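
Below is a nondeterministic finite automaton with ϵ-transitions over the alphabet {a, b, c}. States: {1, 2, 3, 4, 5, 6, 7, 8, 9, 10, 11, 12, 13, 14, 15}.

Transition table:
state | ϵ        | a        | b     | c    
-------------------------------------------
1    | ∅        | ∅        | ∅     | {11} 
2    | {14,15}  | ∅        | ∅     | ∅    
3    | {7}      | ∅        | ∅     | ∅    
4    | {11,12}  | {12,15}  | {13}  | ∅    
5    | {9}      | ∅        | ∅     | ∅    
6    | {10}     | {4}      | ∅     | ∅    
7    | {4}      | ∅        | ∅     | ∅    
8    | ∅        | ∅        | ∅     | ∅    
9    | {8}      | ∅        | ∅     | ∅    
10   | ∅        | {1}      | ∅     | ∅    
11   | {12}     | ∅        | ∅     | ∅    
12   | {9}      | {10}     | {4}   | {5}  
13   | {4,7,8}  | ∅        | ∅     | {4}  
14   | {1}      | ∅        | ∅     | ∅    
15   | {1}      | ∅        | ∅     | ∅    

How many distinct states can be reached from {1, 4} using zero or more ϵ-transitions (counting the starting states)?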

* Your task:
Give the material again, complete and unaltered.

* Result for this exercise:
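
Below is a nondeterministic finite automaton with ϵ-transitions over the alphabet {a, b, c}. States: {1, 2, 3, 4, 5, 6, 7, 8, 9, 10, 11, 12, 13, 14, 15}.

Transition table:
state | ϵ        | a        | b     | c    
-------------------------------------------
1    | ∅        | ∅        | ∅     | {11} 
2    | {14,15}  | ∅        | ∅     | ∅    
3    | {7}      | ∅        | ∅     | ∅    
4    | {11,12}  | {12,15}  | {13}  | ∅    
5    | {9}      | ∅        | ∅     | ∅    
6    | {10}     | {4}      | ∅     | ∅    
7    | {4}      | ∅        | ∅     | ∅    
8    | ∅        | ∅        | ∅     | ∅    
9    | {8}      | ∅        | ∅     | ∅    
10   | ∅        | {1}      | ∅     | ∅    
11   | {12}     | ∅        | ∅     | ∅    
12   | {9}      | {10}     | {4}   | {5}  
13   | {4,7,8}  | ∅        | ∅     | {4}  
14   | {1}      | ∅        | ∅     | ∅    
15   | {1}      | ∅        | ∅     | ∅    

How many distinct states can be reached from {1, 4} using zero or more ϵ-transitions (counting the starting states)?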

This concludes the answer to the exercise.